▸ **TASK DESCRIPTION**
Let the output be exactly the lines from the one containing "What is the digital root of 604977333017084?" through the end of the records below, both included.

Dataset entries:

§ §

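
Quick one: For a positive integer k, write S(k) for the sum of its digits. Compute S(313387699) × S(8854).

1225

S(313387699) = 3+1+3+3+8+7+6+9+9 = 49.
S(8854) = 8+8+5+4 = 25.
49 · 25 = 1225.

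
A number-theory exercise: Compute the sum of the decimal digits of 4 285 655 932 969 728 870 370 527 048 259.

4+2+8+5+6+5+5+9+3+2+9+6+9+7+2+8+8+7+0+3+7+0+5+2+7+0+4+8+2+5+9 = 157

157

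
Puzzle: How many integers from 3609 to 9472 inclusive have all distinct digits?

3007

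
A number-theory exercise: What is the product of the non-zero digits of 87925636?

544320

8×7×9×2×5×6×3×6 = 544320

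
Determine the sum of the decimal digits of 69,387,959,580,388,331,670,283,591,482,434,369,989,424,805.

6+9+3+8+7+9+5+9+5+8+0+3+8+8+3+3+1+6+7+0+2+8+3+5+9+1+4+8+2+4+3+4+3+6+9+9+8+9+4+2+4+8+0+5 = 228

228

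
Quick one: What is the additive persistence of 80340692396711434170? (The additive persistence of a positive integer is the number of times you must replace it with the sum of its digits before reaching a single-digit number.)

3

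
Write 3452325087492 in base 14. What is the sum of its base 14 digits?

73

3452325087492 in base 14 is BD144508B88.
Digit sum: 11+13+1+4+4+5+0+8+11+8+8 = 73.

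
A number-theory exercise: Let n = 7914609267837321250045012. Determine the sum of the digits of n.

94

7+9+1+4+6+0+9+2+6+7+8+3+7+3+2+1+2+5+0+0+4+5+0+1+2 = 94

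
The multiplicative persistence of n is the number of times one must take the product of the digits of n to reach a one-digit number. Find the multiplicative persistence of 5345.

2

5345 → 300 → 0 (2 steps)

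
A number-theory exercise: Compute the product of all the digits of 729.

7×2×9 = 126

126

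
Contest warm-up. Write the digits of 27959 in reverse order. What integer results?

Reversing 27959 gives 95972.

95972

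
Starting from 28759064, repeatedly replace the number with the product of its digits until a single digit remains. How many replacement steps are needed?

1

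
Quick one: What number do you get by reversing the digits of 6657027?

7207566

Reversing 6657027 gives 7207566.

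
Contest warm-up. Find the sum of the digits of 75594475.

7+5+5+9+4+4+7+5 = 46

46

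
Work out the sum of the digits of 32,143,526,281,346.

3+2+1+4+3+5+2+6+2+8+1+3+4+6 = 50

50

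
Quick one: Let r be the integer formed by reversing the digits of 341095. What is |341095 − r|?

249048

Reverse of 341095 is 590143.
|341095 − 590143| = 249048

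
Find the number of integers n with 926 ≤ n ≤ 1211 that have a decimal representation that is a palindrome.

10

The integers in [926, 1211] that have a decimal representation that is a palindrome: 929, 939, 949, 959, 969, 979, 989, 999, 1001, 1111.
10 qualify.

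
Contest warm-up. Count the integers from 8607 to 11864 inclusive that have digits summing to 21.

The integers in [8607, 11864] that have digits summing to 21: 8607, 8616, 8625, 8634, 8643, 8652, …, 11847, 11856.
167 qualify.

167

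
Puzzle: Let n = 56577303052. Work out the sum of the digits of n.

43

5+6+5+7+7+3+0+3+0+5+2 = 43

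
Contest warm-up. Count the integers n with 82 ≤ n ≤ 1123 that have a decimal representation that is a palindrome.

94

The integers in [82, 1123] that have a decimal representation that is a palindrome: 88, 99, 101, 111, 121, 131, …, 1001, 1111.
94 qualify.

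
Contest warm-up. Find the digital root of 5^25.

5

The digital root of n equals n mod 9 (or 9 when 9 | n), so we need 5^25 mod 9.
5^25 ≡ 5 (mod 9), so the digital root is 5.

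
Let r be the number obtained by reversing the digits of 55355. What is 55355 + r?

110710

Reverse of 55355 is 55355.
55355 + 55355 = 110710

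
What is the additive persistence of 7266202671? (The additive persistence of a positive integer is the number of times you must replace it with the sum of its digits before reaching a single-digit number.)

3

7266202671 → 39 → 12 → 3 (3 steps)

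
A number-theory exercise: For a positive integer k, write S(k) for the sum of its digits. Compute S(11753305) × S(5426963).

S(11753305) = 1+1+7+5+3+3+0+5 = 25.
S(5426963) = 5+4+2+6+9+6+3 = 35.
25 · 35 = 875.

875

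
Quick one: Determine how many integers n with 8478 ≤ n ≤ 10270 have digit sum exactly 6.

The integers in [8478, 10270] that have digit sum exactly 6: 10005, 10014, 10023, 10032, 10041, 10050, …, 10221, 10230.
15 qualify.

15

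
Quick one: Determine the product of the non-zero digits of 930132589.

9×3×1×3×2×5×8×9 = 58320

58320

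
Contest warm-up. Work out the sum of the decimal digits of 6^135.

6^135 = 1123100968590805486067490785139871311149300510808491947285143687519677653346191462727898443913171541426176
Sum of its 106 digits: 468.

468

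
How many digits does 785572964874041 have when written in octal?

785572964874041 in base 8 is 26247456541033471, which has 17 digits.

17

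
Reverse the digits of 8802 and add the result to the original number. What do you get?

10890

Reverse of 8802 is 2088.
8802 + 2088 = 10890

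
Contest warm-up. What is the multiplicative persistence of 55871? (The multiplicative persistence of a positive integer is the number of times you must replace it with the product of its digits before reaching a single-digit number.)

2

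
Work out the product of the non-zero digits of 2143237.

2×1×4×3×2×3×7 = 1008

1008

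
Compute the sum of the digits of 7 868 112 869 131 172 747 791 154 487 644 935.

166

7+8+6+8+1+1+2+8+6+9+1+3+1+1+7+2+7+4+7+7+9+1+1+5+4+4+8+7+6+4+4+9+3+5 = 166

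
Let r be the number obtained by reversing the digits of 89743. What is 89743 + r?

Reverse of 89743 is 34798.
89743 + 34798 = 124541

124541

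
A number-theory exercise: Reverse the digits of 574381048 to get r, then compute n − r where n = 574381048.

Reverse of 574381048 is 840183475.
574381048 − 840183475 = -265802427

-265802427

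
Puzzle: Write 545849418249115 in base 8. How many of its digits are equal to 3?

3

545849418249115 in base 8 is 17407117053171633.
The digit 3 appears 3 times.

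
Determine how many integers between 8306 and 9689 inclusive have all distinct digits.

The integers in [8306, 9689] that have all distinct digits: 8306, 8307, 8309, 8310, 8312, 8314, …, 9685, 9687.
724 qualify.

724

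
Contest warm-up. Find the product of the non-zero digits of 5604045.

5×6×4×4×5 = 2400

2400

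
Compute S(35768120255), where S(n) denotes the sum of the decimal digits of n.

44

3+5+7+6+8+1+2+0+2+5+5 = 44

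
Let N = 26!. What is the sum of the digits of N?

26! = 403291461126605635584000000
Sum of its 27 digits: 81.

81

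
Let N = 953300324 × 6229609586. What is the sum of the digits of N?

106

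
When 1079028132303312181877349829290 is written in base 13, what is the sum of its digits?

1079028132303312181877349829290 in base 13 is B9BB74C659C841400481A2432C2.
Digit sum: 11+9+11+11+7+4+12+6+5+9+12+8+4+1+4+0+0+4+8+1+10+2+4+3+2+12+2 = 162.

162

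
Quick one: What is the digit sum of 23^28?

202

23^28 = 134393854047545109686936775588697536481
Sum of its 39 digits: 202.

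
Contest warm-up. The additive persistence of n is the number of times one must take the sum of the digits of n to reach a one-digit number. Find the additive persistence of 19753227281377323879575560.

2

19753227281377323879575560 → 124 → 7 (2 steps)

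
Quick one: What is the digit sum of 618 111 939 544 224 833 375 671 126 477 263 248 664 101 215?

6+1+8+1+1+1+9+3+9+5+4+4+2+2+4+8+3+3+3+7+5+6+7+1+1+2+6+4+7+7+2+6+3+2+4+8+6+6+4+1+0+1+2+1+5 = 181

181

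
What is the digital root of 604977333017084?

6+0+4+9+7+7+3+3+3+0+1+7+0+8+4 = 62
6+2 = 8
(Equivalently, 604977333017084 mod 9 = 8.)

8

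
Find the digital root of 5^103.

The digital root of n equals n mod 9 (or 9 when 9 | n), so we need 5^103 mod 9.
5^103 ≡ 5 (mod 9), so the digital root is 5.

5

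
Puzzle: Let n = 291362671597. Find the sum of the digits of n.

58

2+9+1+3+6+2+6+7+1+5+9+7 = 58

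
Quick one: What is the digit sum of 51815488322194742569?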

§ §

▸ **EXPECTED ANSWER**
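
What is the digital root of 604977333017084?

6+0+4+9+7+7+3+3+3+0+1+7+0+8+4 = 62
6+2 = 8
(Equivalently, 604977333017084 mod 9 = 8.)

8

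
Find the digital root of 5^103.

The digital root of n equals n mod 9 (or 9 when 9 | n), so we need 5^103 mod 9.
5^103 ≡ 5 (mod 9), so the digital root is 5.

5

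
Puzzle: Let n = 291362671597. Find the sum of the digits of n.

58

2+9+1+3+6+2+6+7+1+5+9+7 = 58

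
Quick one: What is the digit sum of 51815488322194742569?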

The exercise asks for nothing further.